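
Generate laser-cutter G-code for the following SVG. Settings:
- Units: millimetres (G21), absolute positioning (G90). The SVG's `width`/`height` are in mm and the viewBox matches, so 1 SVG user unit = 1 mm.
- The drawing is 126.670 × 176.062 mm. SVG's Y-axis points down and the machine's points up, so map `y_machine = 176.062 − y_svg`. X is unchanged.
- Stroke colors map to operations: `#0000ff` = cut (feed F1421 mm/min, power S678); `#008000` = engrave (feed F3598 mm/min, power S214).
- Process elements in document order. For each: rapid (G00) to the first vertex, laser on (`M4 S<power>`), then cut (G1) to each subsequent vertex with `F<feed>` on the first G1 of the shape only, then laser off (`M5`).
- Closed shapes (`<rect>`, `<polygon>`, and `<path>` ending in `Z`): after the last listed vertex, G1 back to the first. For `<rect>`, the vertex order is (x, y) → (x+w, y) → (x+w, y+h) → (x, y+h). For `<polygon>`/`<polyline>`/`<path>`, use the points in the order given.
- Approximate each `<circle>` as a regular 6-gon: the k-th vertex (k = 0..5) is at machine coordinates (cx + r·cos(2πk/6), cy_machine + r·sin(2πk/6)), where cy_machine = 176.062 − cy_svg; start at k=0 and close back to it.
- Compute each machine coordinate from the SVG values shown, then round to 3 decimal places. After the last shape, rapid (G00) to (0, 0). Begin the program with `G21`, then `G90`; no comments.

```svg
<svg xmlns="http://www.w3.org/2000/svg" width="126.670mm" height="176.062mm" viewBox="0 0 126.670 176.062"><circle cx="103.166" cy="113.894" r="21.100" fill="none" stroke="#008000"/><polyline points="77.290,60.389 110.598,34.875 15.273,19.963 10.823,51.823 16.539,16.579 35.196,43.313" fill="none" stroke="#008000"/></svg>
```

1 u = 1 mm; y_m = 176.062 − y.

[1] `<circle>` circle, #008000→engrave S214 F3598: (124.266,62.168) → (113.716,80.441) → (92.616,80.441) → (82.066,62.168) → (92.616,43.895) → (113.716,43.895) → (124.266,62.168) (closed)

[2] `<polyline>` open polyline, #008000→engrave S214 F3598: (77.290,115.673) → (110.598,141.187) → (15.273,156.099) → (10.823,124.239) → (16.539,159.483) → (35.196,132.749)

G21
G90
G00 X124.266 Y62.168
M4 S214
G1 X113.716 Y80.441 F3598
G1 X92.616 Y80.441
G1 X82.066 Y62.168
G1 X92.616 Y43.895
G1 X113.716 Y43.895
G1 X124.266 Y62.168
M5
G00 X77.290 Y115.673
M4 S214
G1 X110.598 Y141.187 F3598
G1 X15.273 Y156.099
G1 X10.823 Y124.239
G1 X16.539 Y159.483
G1 X35.196 Y132.749
M5
G00 X0.000 Y0.000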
§ §
YOUR OBJECTIVE:
Beginning with the line that has "- The drawing" and ending with the line that has "- Stroke colors", set down the lines above exactly and include no others.

RESULT:
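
- The drawing is 126.670 × 176.062 mm. SVG's Y-axis points down and the machine's points up, so map `y_machine = 176.062 − y_svg`. X is unchanged.
- Stroke colors map to operations: `#0000ff` = cut (feed F1421 mm/min, power S678); `#008000` = engrave (feed F3598 mm/min, power S214).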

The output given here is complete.